Collected data entries

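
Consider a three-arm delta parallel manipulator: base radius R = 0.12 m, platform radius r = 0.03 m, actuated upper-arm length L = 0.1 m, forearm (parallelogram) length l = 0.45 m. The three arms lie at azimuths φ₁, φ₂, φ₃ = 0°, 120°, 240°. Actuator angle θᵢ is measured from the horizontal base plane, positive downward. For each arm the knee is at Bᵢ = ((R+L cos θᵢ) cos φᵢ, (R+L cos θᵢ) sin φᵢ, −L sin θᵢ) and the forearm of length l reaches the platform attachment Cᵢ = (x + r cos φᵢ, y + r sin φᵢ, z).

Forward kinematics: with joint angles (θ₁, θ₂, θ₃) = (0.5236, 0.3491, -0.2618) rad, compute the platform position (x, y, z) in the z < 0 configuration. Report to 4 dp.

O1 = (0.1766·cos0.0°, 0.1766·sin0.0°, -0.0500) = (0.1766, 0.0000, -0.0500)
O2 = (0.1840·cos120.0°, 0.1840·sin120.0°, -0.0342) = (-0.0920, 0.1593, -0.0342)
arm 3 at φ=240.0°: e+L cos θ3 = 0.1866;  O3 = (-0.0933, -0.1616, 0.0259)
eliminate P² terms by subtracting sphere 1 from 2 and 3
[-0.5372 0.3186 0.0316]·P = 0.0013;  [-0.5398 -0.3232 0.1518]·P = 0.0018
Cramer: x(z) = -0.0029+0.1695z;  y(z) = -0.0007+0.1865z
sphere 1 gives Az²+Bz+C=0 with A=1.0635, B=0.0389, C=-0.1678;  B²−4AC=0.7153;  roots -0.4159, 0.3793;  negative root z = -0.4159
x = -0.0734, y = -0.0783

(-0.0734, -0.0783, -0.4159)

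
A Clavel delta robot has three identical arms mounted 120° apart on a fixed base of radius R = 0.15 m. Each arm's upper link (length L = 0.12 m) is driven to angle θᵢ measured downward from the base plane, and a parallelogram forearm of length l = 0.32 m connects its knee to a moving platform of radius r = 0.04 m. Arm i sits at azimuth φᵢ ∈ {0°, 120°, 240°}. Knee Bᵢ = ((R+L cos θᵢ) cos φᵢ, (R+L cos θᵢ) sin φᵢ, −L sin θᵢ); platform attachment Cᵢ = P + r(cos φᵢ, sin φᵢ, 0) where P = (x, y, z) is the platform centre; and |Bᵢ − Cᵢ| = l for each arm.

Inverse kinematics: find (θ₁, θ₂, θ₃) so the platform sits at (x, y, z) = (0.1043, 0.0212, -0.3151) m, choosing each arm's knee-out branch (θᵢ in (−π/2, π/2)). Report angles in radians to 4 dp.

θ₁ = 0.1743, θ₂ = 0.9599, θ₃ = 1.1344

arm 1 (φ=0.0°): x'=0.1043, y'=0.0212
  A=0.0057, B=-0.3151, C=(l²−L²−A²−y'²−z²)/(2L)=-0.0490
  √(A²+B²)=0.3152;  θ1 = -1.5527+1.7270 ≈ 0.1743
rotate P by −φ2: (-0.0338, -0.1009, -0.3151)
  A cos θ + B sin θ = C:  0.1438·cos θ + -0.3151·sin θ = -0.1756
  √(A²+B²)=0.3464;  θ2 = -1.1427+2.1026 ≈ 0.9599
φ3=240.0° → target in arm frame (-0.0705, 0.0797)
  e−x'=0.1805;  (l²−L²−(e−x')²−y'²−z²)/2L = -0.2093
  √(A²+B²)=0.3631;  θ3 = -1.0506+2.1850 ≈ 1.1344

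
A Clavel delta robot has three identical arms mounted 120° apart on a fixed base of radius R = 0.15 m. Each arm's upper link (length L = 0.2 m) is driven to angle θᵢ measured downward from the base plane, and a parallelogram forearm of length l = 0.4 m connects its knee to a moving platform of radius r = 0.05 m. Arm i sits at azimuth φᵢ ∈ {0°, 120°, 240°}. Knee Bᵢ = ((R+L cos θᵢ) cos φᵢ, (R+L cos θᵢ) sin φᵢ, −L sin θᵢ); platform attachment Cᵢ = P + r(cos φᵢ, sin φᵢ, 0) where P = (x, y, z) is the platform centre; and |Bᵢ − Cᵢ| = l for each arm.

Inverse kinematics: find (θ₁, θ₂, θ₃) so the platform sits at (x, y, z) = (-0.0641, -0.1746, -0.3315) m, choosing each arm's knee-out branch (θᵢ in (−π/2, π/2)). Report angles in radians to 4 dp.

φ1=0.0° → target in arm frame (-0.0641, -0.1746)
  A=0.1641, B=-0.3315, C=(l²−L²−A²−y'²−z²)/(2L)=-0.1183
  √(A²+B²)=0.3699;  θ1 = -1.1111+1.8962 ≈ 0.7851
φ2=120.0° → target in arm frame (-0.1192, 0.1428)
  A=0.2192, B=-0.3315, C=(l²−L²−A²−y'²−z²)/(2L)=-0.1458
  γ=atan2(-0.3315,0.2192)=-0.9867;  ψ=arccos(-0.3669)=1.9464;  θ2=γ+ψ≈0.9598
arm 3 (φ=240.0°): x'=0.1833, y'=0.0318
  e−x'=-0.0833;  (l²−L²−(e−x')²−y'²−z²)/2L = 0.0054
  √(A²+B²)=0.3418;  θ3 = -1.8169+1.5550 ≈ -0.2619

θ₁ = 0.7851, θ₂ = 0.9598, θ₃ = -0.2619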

## Task to carry out
The entries are to be retyped in full, with no alteration.

## Result for this task
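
Consider a three-arm delta parallel manipulator: base radius R = 0.12 m, platform radius r = 0.03 m, actuated upper-arm length L = 0.1 m, forearm (parallelogram) length l = 0.45 m. The three arms lie at azimuths φ₁, φ₂, φ₃ = 0°, 120°, 240°. Actuator angle θᵢ is measured from the horizontal base plane, positive downward. For each arm the knee is at Bᵢ = ((R+L cos θᵢ) cos φᵢ, (R+L cos θᵢ) sin φᵢ, −L sin θᵢ) and the forearm of length l reaches the platform attachment Cᵢ = (x + r cos φᵢ, y + r sin φᵢ, z).

Forward kinematics: with joint angles (θ₁, θ₂, θ₃) = (0.5236, 0.3491, -0.2618) rad, compute the platform position (x, y, z) in the z < 0 configuration. Report to 4 dp.

O1 = (0.1766·cos0.0°, 0.1766·sin0.0°, -0.0500) = (0.1766, 0.0000, -0.0500)
O2 = (0.1840·cos120.0°, 0.1840·sin120.0°, -0.0342) = (-0.0920, 0.1593, -0.0342)
arm 3 at φ=240.0°: e+L cos θ3 = 0.1866;  O3 = (-0.0933, -0.1616, 0.0259)
eliminate P² terms by subtracting sphere 1 from 2 and 3
[-0.5372 0.3186 0.0316]·P = 0.0013;  [-0.5398 -0.3232 0.1518]·P = 0.0018
Cramer: x(z) = -0.0029+0.1695z;  y(z) = -0.0007+0.1865z
sphere 1 gives Az²+Bz+C=0 with A=1.0635, B=0.0389, C=-0.1678;  B²−4AC=0.7153;  roots -0.4159, 0.3793;  negative root z = -0.4159
x = -0.0734, y = -0.0783

(-0.0734, -0.0783, -0.4159)

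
A Clavel delta robot has three identical arms mounted 120° apart on a fixed base of radius R = 0.15 m. Each arm's upper link (length L = 0.12 m) is driven to angle θᵢ measured downward from the base plane, and a parallelogram forearm of length l = 0.32 m connects its knee to a moving platform of radius r = 0.04 m. Arm i sits at azimuth φᵢ ∈ {0°, 120°, 240°}. Knee Bᵢ = ((R+L cos θᵢ) cos φᵢ, (R+L cos θᵢ) sin φᵢ, −L sin θᵢ); platform attachment Cᵢ = P + r(cos φᵢ, sin φᵢ, 0) where P = (x, y, z) is the platform centre; and |Bᵢ − Cᵢ| = l for each arm.

Inverse kinematics: find (θ₁, θ₂, θ₃) so the platform sits at (x, y, z) = (0.1043, 0.0212, -0.3151) m, choosing each arm's knee-out branch (θᵢ in (−π/2, π/2)). Report angles in radians to 4 dp.

θ₁ = 0.1743, θ₂ = 0.9599, θ₃ = 1.1344

arm 1 (φ=0.0°): x'=0.1043, y'=0.0212
  A=0.0057, B=-0.3151, C=(l²−L²−A²−y'²−z²)/(2L)=-0.0490
  √(A²+B²)=0.3152;  θ1 = -1.5527+1.7270 ≈ 0.1743
rotate P by −φ2: (-0.0338, -0.1009, -0.3151)
  A cos θ + B sin θ = C:  0.1438·cos θ + -0.3151·sin θ = -0.1756
  √(A²+B²)=0.3464;  θ2 = -1.1427+2.1026 ≈ 0.9599
φ3=240.0° → target in arm frame (-0.0705, 0.0797)
  e−x'=0.1805;  (l²−L²−(e−x')²−y'²−z²)/2L = -0.2093
  √(A²+B²)=0.3631;  θ3 = -1.0506+2.1850 ≈ 1.1344

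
A Clavel delta robot has three identical arms mounted 120° apart on a fixed base of radius R = 0.15 m. Each arm's upper link (length L = 0.2 m) is driven to angle θᵢ measured downward from the base plane, and a parallelogram forearm of length l = 0.4 m connects its knee to a moving platform of radius r = 0.05 m. Arm i sits at azimuth φᵢ ∈ {0°, 120°, 240°}. Knee Bᵢ = ((R+L cos θᵢ) cos φᵢ, (R+L cos θᵢ) sin φᵢ, −L sin θᵢ); platform attachment Cᵢ = P + r(cos φᵢ, sin φᵢ, 0) where P = (x, y, z) is the platform centre; and |Bᵢ − Cᵢ| = l for each arm.

Inverse kinematics: find (θ₁, θ₂, θ₃) so the platform sits at (x, y, z) = (-0.0641, -0.1746, -0.3315) m, choosing each arm's knee-out branch (θᵢ in (−π/2, π/2)). Report angles in radians to 4 dp.

φ1=0.0° → target in arm frame (-0.0641, -0.1746)
  A=0.1641, B=-0.3315, C=(l²−L²−A²−y'²−z²)/(2L)=-0.1183
  √(A²+B²)=0.3699;  θ1 = -1.1111+1.8962 ≈ 0.7851
φ2=120.0° → target in arm frame (-0.1192, 0.1428)
  A=0.2192, B=-0.3315, C=(l²−L²−A²−y'²−z²)/(2L)=-0.1458
  γ=atan2(-0.3315,0.2192)=-0.9867;  ψ=arccos(-0.3669)=1.9464;  θ2=γ+ψ≈0.9598
arm 3 (φ=240.0°): x'=0.1833, y'=0.0318
  e−x'=-0.0833;  (l²−L²−(e−x')²−y'²−z²)/2L = 0.0054
  √(A²+B²)=0.3418;  θ3 = -1.8169+1.5550 ≈ -0.2619

θ₁ = 0.7851, θ₂ = 0.9598, θ₃ = -0.2619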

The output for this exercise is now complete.